[TASK DESCRIPTION]
Give back, word for word, the line that contains "Of the statements below, how many are true?" and every line that follows it in the data below.

[RECORDS FOR PROCESSING]
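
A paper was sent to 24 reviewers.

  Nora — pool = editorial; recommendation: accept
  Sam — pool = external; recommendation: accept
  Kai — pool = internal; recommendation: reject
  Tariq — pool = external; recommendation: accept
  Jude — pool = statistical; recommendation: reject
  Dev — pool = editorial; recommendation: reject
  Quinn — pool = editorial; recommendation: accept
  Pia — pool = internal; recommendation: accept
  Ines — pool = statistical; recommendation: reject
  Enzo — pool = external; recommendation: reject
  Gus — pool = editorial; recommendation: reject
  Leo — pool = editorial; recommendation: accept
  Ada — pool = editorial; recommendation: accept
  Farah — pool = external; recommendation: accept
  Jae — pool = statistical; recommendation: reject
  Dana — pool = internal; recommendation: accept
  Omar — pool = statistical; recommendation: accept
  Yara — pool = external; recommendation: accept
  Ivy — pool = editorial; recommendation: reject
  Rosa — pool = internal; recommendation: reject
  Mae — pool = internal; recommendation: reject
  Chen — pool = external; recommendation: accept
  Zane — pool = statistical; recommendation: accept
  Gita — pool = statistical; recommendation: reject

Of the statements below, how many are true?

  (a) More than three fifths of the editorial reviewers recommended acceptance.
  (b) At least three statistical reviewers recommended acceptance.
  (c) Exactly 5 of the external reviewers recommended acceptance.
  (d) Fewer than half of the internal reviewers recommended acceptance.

(a) editorial: |A| = 7, |A ∩ B| = 4; needs |A ∩ B| / |A| > 3/5 — false.
(b) statistical: |A| = 6, |A ∩ B| = 2; needs |A ∩ B| ≥ 3 — false.
(c) external: |A| = 6, |A ∩ B| = 5; needs |A ∩ B| = 5 — true.
(d) internal: |A| = 5, |A ∩ B| = 2; needs |A ∩ B| < |A ∖ B| — true.

2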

[TASK RESPONSE]
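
Of the statements below, how many are true?

  (a) More than three fifths of the editorial reviewers recommended acceptance.
  (b) At least three statistical reviewers recommended acceptance.
  (c) Exactly 5 of the external reviewers recommended acceptance.
  (d) Fewer than half of the internal reviewers recommended acceptance.

(a) editorial: |A| = 7, |A ∩ B| = 4; needs |A ∩ B| / |A| > 3/5 — false.
(b) statistical: |A| = 6, |A ∩ B| = 2; needs |A ∩ B| ≥ 3 — false.
(c) external: |A| = 6, |A ∩ B| = 5; needs |A ∩ B| = 5 — true.
(d) internal: |A| = 5, |A ∩ B| = 2; needs |A ∩ B| < |A ∖ B| — true.

2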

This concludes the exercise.